*ACTION ITEM*
Count up every line of the data in which "following" occurs. The reply is one number and nothing more.

Dataset entries:
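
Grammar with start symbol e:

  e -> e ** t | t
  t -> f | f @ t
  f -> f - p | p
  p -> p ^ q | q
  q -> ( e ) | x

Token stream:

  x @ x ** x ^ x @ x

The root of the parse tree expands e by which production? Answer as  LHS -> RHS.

e -> e ** t

[e [e [t [f [p [q x]]] @ [t [f [p [q x]]]]]] ** [t [f [p [p [q x]] ^ [q x]]] @ [t [f [p [q x]]]]]]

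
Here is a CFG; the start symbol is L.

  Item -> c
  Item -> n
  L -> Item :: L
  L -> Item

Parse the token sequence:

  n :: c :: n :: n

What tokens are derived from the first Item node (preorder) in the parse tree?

[L [Item n] :: [L [Item c] :: [L [Item n] :: [L [Item n]]]]]

n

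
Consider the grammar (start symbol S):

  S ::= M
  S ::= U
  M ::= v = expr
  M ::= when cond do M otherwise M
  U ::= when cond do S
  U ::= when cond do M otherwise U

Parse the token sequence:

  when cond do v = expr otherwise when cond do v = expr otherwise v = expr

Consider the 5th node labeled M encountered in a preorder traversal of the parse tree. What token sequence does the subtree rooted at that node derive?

[S [M when cond do [M v = expr] otherwise [M when cond do [M v = expr] otherwise [M v = expr]]]]

v = expr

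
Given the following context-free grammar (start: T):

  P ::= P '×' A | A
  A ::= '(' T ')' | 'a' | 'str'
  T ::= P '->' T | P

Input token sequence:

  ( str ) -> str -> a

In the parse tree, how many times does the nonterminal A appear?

4

[T [P [A ( [T [P [A str]]] )]] -> [T [P [A str]] -> [T [P [A a]]]]]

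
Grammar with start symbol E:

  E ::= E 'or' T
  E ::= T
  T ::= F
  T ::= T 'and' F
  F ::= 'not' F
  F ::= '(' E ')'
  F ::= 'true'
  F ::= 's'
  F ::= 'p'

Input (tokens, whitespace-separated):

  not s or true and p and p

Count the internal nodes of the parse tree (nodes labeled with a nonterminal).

11

[E [E [T [F not [F s]]]] or [T [T [T [F true]] and [F p]] and [F p]]]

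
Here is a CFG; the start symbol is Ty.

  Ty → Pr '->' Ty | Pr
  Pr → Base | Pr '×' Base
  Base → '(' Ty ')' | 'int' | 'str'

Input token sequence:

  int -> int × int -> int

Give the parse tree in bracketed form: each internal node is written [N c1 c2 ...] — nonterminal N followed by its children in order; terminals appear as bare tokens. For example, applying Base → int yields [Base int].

[Ty [Pr [Base int]] -> [Ty [Pr [Pr [Base int]] × [Base int]] -> [Ty [Pr [Base int]]]]]

Ty
Pr -> Ty
Base -> Ty
int -> Ty
int -> Pr -> Ty
int -> Pr × Base -> Ty
int -> Base × Base -> Ty
int -> int × Base -> Ty
int -> int × int -> Ty
int -> int × int -> Pr
int -> int × int -> Base
int -> int × int -> int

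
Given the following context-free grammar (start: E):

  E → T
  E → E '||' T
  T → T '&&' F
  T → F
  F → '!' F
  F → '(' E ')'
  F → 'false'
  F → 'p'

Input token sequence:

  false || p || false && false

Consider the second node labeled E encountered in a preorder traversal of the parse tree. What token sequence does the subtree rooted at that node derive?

false || p

[E [E [E [T [F false]]] || [T [F p]]] || [T [T [F false]] && [F false]]]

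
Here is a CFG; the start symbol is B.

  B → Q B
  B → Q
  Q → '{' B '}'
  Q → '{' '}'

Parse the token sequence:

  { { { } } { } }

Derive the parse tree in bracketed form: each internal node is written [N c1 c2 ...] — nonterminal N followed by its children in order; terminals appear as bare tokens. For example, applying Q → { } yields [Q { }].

[B [Q { [B [Q { [B [Q { }]] }] [B [Q { }]]] }]]

B
Q
{ B }
{ Q B }
{ { B } B }
{ { Q } B }
{ { { } } B }
{ { { } } Q }
{ { { } } { } }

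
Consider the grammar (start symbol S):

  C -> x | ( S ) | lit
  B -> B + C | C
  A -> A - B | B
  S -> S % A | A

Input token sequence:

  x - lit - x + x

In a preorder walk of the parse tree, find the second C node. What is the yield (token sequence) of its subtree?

lit

[S [A [A [A [B [C x]]] - [B [C lit]]] - [B [B [C x]] + [C x]]]]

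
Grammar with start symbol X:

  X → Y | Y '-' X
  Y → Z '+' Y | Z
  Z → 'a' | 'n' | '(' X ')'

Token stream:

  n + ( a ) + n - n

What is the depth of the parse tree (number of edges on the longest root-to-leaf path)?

7

[X [Y [Z n] + [Y [Z ( [X [Y [Z a]]] )] + [Y [Z n]]]] - [X [Y [Z n]]]]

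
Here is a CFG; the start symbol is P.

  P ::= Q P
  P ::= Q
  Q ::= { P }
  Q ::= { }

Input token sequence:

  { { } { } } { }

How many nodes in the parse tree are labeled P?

4

[P [Q { [P [Q { }] [P [Q { }]]] }] [P [Q { }]]]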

*RESULT*
2